┌─ Dataset records

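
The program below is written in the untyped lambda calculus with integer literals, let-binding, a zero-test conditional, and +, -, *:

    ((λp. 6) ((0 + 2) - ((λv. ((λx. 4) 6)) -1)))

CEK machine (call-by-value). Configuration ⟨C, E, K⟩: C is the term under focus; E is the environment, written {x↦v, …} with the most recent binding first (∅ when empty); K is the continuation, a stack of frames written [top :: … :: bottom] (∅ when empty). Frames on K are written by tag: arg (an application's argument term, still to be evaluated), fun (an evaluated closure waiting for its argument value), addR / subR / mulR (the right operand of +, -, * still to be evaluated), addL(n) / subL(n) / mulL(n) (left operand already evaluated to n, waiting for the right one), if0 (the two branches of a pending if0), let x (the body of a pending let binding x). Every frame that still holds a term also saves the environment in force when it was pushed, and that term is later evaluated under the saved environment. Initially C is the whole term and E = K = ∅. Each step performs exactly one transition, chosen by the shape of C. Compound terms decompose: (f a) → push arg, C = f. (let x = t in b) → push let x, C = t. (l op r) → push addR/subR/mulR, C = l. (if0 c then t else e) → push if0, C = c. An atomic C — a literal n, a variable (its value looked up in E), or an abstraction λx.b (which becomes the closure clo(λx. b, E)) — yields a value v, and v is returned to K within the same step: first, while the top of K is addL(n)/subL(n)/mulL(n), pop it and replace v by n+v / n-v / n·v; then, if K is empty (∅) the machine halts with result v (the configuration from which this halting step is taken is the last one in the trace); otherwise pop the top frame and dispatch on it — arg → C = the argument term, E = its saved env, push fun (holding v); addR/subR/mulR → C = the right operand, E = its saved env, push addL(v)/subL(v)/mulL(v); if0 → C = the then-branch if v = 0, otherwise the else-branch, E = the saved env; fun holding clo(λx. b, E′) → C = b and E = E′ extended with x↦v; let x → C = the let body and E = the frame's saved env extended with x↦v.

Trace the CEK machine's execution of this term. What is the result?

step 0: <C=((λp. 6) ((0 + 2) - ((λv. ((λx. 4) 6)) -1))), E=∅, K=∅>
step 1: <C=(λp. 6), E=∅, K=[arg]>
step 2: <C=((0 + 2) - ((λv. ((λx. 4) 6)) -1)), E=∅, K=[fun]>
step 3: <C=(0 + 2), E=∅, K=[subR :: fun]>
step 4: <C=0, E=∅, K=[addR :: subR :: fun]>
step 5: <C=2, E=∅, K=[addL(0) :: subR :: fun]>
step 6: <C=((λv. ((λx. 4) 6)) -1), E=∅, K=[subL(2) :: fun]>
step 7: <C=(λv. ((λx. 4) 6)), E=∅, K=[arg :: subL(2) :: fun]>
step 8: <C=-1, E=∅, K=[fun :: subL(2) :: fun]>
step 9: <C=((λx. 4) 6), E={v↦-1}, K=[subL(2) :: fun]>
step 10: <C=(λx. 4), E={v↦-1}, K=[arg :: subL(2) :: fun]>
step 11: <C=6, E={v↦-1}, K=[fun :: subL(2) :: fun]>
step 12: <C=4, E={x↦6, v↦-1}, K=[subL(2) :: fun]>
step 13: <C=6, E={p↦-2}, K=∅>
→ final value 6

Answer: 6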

└─

_Aim of the task_
The listing above is to be copied exactly, in full.

_Answer for this exercise_
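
The program below is written in the untyped lambda calculus with integer literals, let-binding, a zero-test conditional, and +, -, *:

    ((λp. 6) ((0 + 2) - ((λv. ((λx. 4) 6)) -1)))

CEK machine (call-by-value). Configuration ⟨C, E, K⟩: C is the term under focus; E is the environment, written {x↦v, …} with the most recent binding first (∅ when empty); K is the continuation, a stack of frames written [top :: … :: bottom] (∅ when empty). Frames on K are written by tag: arg (an application's argument term, still to be evaluated), fun (an evaluated closure waiting for its argument value), addR / subR / mulR (the right operand of +, -, * still to be evaluated), addL(n) / subL(n) / mulL(n) (left operand already evaluated to n, waiting for the right one), if0 (the two branches of a pending if0), let x (the body of a pending let binding x). Every frame that still holds a term also saves the environment in force when it was pushed, and that term is later evaluated under the saved environment. Initially C is the whole term and E = K = ∅. Each step performs exactly one transition, chosen by the shape of C. Compound terms decompose: (f a) → push arg, C = f. (let x = t in b) → push let x, C = t. (l op r) → push addR/subR/mulR, C = l. (if0 c then t else e) → push if0, C = c. An atomic C — a literal n, a variable (its value looked up in E), or an abstraction λx.b (which becomes the closure clo(λx. b, E)) — yields a value v, and v is returned to K within the same step: first, while the top of K is addL(n)/subL(n)/mulL(n), pop it and replace v by n+v / n-v / n·v; then, if K is empty (∅) the machine halts with result v (the configuration from which this halting step is taken is the last one in the trace); otherwise pop the top frame and dispatch on it — arg → C = the argument term, E = its saved env, push fun (holding v); addR/subR/mulR → C = the right operand, E = its saved env, push addL(v)/subL(v)/mulL(v); if0 → C = the then-branch if v = 0, otherwise the else-branch, E = the saved env; fun holding clo(λx. b, E′) → C = b and E = E′ extended with x↦v; let x → C = the let body and E = the frame's saved env extended with x↦v.

Trace the CEK machine's execution of this term. What is the result?

step 0: <C=((λp. 6) ((0 + 2) - ((λv. ((λx. 4) 6)) -1))), E=∅, K=∅>
step 1: <C=(λp. 6), E=∅, K=[arg]>
step 2: <C=((0 + 2) - ((λv. ((λx. 4) 6)) -1)), E=∅, K=[fun]>
step 3: <C=(0 + 2), E=∅, K=[subR :: fun]>
step 4: <C=0, E=∅, K=[addR :: subR :: fun]>
step 5: <C=2, E=∅, K=[addL(0) :: subR :: fun]>
step 6: <C=((λv. ((λx. 4) 6)) -1), E=∅, K=[subL(2) :: fun]>
step 7: <C=(λv. ((λx. 4) 6)), E=∅, K=[arg :: subL(2) :: fun]>
step 8: <C=-1, E=∅, K=[fun :: subL(2) :: fun]>
step 9: <C=((λx. 4) 6), E={v↦-1}, K=[subL(2) :: fun]>
step 10: <C=(λx. 4), E={v↦-1}, K=[arg :: subL(2) :: fun]>
step 11: <C=6, E={v↦-1}, K=[fun :: subL(2) :: fun]>
step 12: <C=4, E={x↦6, v↦-1}, K=[subL(2) :: fun]>
step 13: <C=6, E={p↦-2}, K=∅>
→ final value 6

Answer: 6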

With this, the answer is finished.